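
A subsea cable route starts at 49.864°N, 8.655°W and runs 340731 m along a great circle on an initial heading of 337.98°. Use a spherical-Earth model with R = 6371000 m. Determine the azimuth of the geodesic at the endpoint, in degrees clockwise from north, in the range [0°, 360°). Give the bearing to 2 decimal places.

Central angle δ = d/R = 0.053482 rad.
Start latitude φ₁ = 0.870291 rad; initial bearing θ = 5.898864 rad.
Applying the spherical law of cosines for sides, sin φ₂ = sin φ₁ cos δ + cos φ₁ sin δ cos θ = 0.795368, so φ₂ = 52.690°.
Δλ = atan2( sin θ sin δ cos φ₁ , cos δ − sin φ₁ sin φ₂ ) = atan2(-0.012919, 0.390498) = -0.033072 rad = -1.895°.
λ₂ = -8.655° + -1.895° = -10.550°.
The forward bearing on arrival equals the back-azimuth from the destination plus 180°.
Back-azimuth from P₂ (52.69°, -10.55°) to P₁ (49.86°, -8.65°), with Δλ' = λ₁ − λ₂ = 1.89°: atan2( sin Δλ' cos φ₁ , cos φ₂ sin φ₁ − sin φ₂ cos φ₁ cos Δλ' ) = 156.50°.
Final bearing = (156.50° + 180°) mod 360° = 336.50°.

final bearing 336.50°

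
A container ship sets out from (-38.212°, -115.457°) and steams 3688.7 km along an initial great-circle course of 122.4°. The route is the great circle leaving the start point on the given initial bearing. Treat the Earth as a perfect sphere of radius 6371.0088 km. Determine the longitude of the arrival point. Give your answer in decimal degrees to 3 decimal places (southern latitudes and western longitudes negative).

Angular distance δ = d/R = 3688.7 / 6371.0088 = 0.578982 rad.
Start latitude φ₁ = -0.666925 rad; initial bearing θ = 2.136283 rad.
Destination latitude: φ₂ = arcsin( sin φ₁ cos δ + cos φ₁ sin δ cos θ ) = arcsin(-0.748125) = -48.428°.
Then Δλ = atan2(0.363000, 0.374250) = 0.770140 rad, from sin θ sin δ cos φ₁ over cos δ − sin φ₁ sin φ₂.
Hence λ₂ = -115.457° + 44.126° = -71.331°.

longitude -71.331°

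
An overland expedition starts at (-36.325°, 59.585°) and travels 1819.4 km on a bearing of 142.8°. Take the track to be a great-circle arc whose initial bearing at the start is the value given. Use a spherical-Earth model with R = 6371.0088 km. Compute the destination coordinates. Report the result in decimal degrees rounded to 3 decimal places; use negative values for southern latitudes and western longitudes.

Central angle δ = d/R = 0.285575 rad.
Start latitude φ₁ = -0.633991 rad; initial bearing θ = 2.492330 rad.
sin φ₂ = sin φ₁ cos δ + cos φ₁ sin δ cos θ = (-0.592365)(0.959500) + (0.805670)(0.281709)(-0.796530) = -0.749158
φ₂ = asin(-0.749158) = -0.846790 rad = -48.517°.
Then Δλ = atan2(0.137223, 0.515725) = 0.260052 rad, from sin θ sin δ cos φ₁ over cos δ − sin φ₁ sin φ₂.
λ₂ = λ₁ + Δλ = 74.485°.

latitude -48.517°, longitude 74.485°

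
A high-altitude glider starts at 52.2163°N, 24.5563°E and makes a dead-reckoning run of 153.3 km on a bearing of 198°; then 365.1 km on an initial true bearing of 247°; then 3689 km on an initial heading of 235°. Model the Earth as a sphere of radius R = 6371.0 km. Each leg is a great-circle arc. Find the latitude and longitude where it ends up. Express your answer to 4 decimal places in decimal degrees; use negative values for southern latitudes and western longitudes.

Apply the spherical direct solution leg by leg, carrying full precision between legs.
Leg 1: from (52.2163°, 24.5563°), δ = 153.3/6371 = 0.024062 rad, θ = 198° → φ = 50.9031°, λ = 23.8808°.
Leg 2: from (50.9031°, 23.8808°), δ = 365.1/6371 = 0.057307 rad, θ = 247° → φ = 49.5254°, λ = 19.2220°.
Leg 3: from (49.5254°, 19.2220°), δ = 3689/6371 = 0.579030 rad, θ = 235° → φ = 25.6556°, λ = -10.5979°.

latitude 25.6556°, longitude -10.5979°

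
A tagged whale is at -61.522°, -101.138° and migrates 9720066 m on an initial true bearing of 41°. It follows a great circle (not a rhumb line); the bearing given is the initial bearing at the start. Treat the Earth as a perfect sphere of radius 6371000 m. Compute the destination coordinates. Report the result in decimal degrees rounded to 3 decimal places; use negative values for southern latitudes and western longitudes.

Central angle δ = d/R = 1.525674 rad.
With φ₁ = -61.522° = -1.073761 rad and θ = 41° = 0.715585 rad:
sin φ₂ = sin φ₁ cos δ + cos φ₁ sin δ cos θ = (-0.879000)(0.045107) + (0.476821)(0.998982)(0.754710) = 0.319846
φ₂ = asin(0.319846) = 0.325567 rad = 18.654°.
Then Δλ = atan2(0.312504, 0.326252) = 0.763879 rad, from sin θ sin δ cos φ₁ over cos δ − sin φ₁ sin φ₂.
λ₂ = -101.138° + 43.767° = -57.371°.

latitude 18.654°, longitude -57.371°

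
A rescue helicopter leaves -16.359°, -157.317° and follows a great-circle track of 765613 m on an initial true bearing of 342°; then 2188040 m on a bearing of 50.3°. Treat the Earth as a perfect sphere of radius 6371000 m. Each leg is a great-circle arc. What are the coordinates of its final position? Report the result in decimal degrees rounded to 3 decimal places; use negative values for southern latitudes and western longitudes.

Apply the spherical direct solution leg by leg, carrying full precision between legs.
Leg 1: from (-16.359°, -157.317°), δ = 765613/6371000 = 0.120172 rad, θ = 342° → φ = -9.801°, λ = -159.472°.
Leg 2: from (-9.801°, -159.472°), δ = 2188040/6371000 = 0.343437 rad, θ = 50.3° → φ = 2.962°, λ = -144.436°.

latitude 2.962°, longitude -144.436°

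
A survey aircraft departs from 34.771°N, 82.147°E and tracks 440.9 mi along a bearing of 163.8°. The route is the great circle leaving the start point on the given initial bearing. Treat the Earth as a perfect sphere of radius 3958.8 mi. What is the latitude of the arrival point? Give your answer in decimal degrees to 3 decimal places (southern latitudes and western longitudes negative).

latitude 28.626°

Central angle δ = d/R = 0.111372 rad.
Start latitude φ₁ = 0.606868 rad; initial bearing θ = 2.858849 rad.
sin φ₂ = sin φ₁ cos δ + cos φ₁ sin δ cos θ = (0.570298)(0.993805) + (0.821438)(0.111142)(-0.960294) = 0.479093
φ₂ = asin(0.479093) = 0.499622 rad = 28.626°.
For the longitude increment, Δλ = atan2( sin θ sin δ cos φ₁, cos δ − sin φ₁ sin φ₂ ) = atan2(0.025471, 0.720579) = 2.024°.
λ₂ = λ₁ + Δλ = 84.171°.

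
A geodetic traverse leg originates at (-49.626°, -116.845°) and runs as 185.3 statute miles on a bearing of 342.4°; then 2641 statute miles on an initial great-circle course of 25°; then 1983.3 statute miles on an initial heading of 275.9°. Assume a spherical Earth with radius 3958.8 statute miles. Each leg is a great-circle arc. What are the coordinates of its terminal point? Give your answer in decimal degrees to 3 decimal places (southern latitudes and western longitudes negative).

Apply the spherical direct solution leg by leg, carrying full precision between legs.
Leg 1: from (-49.626°, -116.845°), δ = 185.3/3958.8 = 0.046807 rad, θ = 342.4° → φ = -47.063°, λ = -118.035°.
Leg 2: from (-47.063°, -118.035°), δ = 2641/3958.8 = 0.667121 rad, θ = 25° → φ = -11.138°, λ = -102.579°.
Leg 3: from (-11.138°, -102.579°), δ = 1983.3/3958.8 = 0.500985 rad, θ = 275.9° → φ = -6.949°, λ = -131.348°.

latitude -6.949°, longitude -131.348°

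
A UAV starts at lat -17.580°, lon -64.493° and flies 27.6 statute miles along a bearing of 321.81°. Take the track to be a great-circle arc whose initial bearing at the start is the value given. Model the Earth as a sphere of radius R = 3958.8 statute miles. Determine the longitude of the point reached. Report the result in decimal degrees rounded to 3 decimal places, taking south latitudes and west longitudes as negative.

Angular distance δ = d/R = 27.6 / 3958.8 = 0.006972 rad.
With φ₁ = -17.580° = -0.306829 rad and θ = 321.81° = 5.616644 rad:
Applying the spherical law of cosines for sides, sin φ₂ = sin φ₁ cos δ + cos φ₁ sin δ cos θ = -0.296806, so φ₂ = -17.266°.
For the longitude increment, Δλ = atan2( sin θ sin δ cos φ₁, cos δ − sin φ₁ sin φ₂ ) = atan2(-0.004109, 0.910329) = -0.259°.
λ₂ = λ₁ + Δλ = -64.752°.

longitude -64.752°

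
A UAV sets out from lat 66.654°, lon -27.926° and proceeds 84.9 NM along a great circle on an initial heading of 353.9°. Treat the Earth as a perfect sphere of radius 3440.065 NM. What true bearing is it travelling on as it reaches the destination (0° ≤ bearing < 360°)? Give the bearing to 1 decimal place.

Angular distance δ = d/R = 84.9 / 3440.065 = 0.024680 rad.
Start latitude φ₁ = 1.163332 rad; initial bearing θ = 6.176720 rad.
Destination latitude: φ₂ = arcsin( sin φ₁ cos δ + cos φ₁ sin δ cos θ ) = arcsin(0.927573) = 68.060°.
For the longitude increment, Δλ = atan2( sin θ sin δ cos φ₁, cos δ − sin φ₁ sin φ₂ ) = atan2(-0.001039, 0.148064) = -0.402°.
Hence λ₂ = -27.926° + -0.402° = -28.328°.
The forward bearing on arrival equals the back-azimuth from the destination plus 180°.
Back-azimuth from P₂ (68.1°, -28.3°) to P₁ (66.7°, -27.9°), with Δλ' = λ₁ − λ₂ = 0.4°: atan2( sin Δλ' cos φ₁ , cos φ₂ sin φ₁ − sin φ₂ cos φ₁ cos Δλ' ) = 173.5°.
Final bearing = (173.5° + 180°) mod 360° = 353.5°.

final bearing 353.5°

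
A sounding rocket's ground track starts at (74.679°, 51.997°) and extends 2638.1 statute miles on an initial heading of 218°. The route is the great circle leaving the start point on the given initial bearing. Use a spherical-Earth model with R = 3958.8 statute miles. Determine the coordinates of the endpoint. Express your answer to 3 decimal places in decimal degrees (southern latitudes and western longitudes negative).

Angular distance δ = d/R = 2638.1 / 3958.8 = 0.666389 rad.
Start latitude φ₁ = 1.303394 rad; initial bearing θ = 3.804818 rad.
Destination latitude: φ₂ = arcsin( sin φ₁ cos δ + cos φ₁ sin δ cos θ ) = arcsin(0.629416) = 39.007°.
For the longitude increment, Δλ = atan2( sin θ sin δ cos φ₁, cos δ − sin φ₁ sin φ₂ ) = atan2(-0.100557, 0.179012) = -29.324°.
Hence λ₂ = 51.997° + -29.324° = 22.673°.

latitude 39.007°, longitude 22.673°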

• _WORK ORDER_
Copy out exactly the line that holds "A UAV sets out" and all remaining lines of the listing, both the first and the last included.

• _RESULT OF THE TASK_
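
A UAV sets out from lat 66.654°, lon -27.926° and proceeds 84.9 NM along a great circle on an initial heading of 353.9°. Treat the Earth as a perfect sphere of radius 3440.065 NM. What true bearing is it travelling on as it reaches the destination (0° ≤ bearing < 360°)? Give the bearing to 1 decimal place.

Angular distance δ = d/R = 84.9 / 3440.065 = 0.024680 rad.
Start latitude φ₁ = 1.163332 rad; initial bearing θ = 6.176720 rad.
Destination latitude: φ₂ = arcsin( sin φ₁ cos δ + cos φ₁ sin δ cos θ ) = arcsin(0.927573) = 68.060°.
For the longitude increment, Δλ = atan2( sin θ sin δ cos φ₁, cos δ − sin φ₁ sin φ₂ ) = atan2(-0.001039, 0.148064) = -0.402°.
Hence λ₂ = -27.926° + -0.402° = -28.328°.
The forward bearing on arrival equals the back-azimuth from the destination plus 180°.
Back-azimuth from P₂ (68.1°, -28.3°) to P₁ (66.7°, -27.9°), with Δλ' = λ₁ − λ₂ = 0.4°: atan2( sin Δλ' cos φ₁ , cos φ₂ sin φ₁ − sin φ₂ cos φ₁ cos Δλ' ) = 173.5°.
Final bearing = (173.5° + 180°) mod 360° = 353.5°.

final bearing 353.5°

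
A sounding rocket's ground track starts at (74.679°, 51.997°) and extends 2638.1 statute miles on an initial heading of 218°. The route is the great circle leaving the start point on the given initial bearing. Use a spherical-Earth model with R = 3958.8 statute miles. Determine the coordinates of the endpoint. Express your answer to 3 decimal places in decimal degrees (southern latitudes and western longitudes negative).

Angular distance δ = d/R = 2638.1 / 3958.8 = 0.666389 rad.
Start latitude φ₁ = 1.303394 rad; initial bearing θ = 3.804818 rad.
Destination latitude: φ₂ = arcsin( sin φ₁ cos δ + cos φ₁ sin δ cos θ ) = arcsin(0.629416) = 39.007°.
For the longitude increment, Δλ = atan2( sin θ sin δ cos φ₁, cos δ − sin φ₁ sin φ₂ ) = atan2(-0.100557, 0.179012) = -29.324°.
Hence λ₂ = 51.997° + -29.324° = 22.673°.

latitude 39.007°, longitude 22.673°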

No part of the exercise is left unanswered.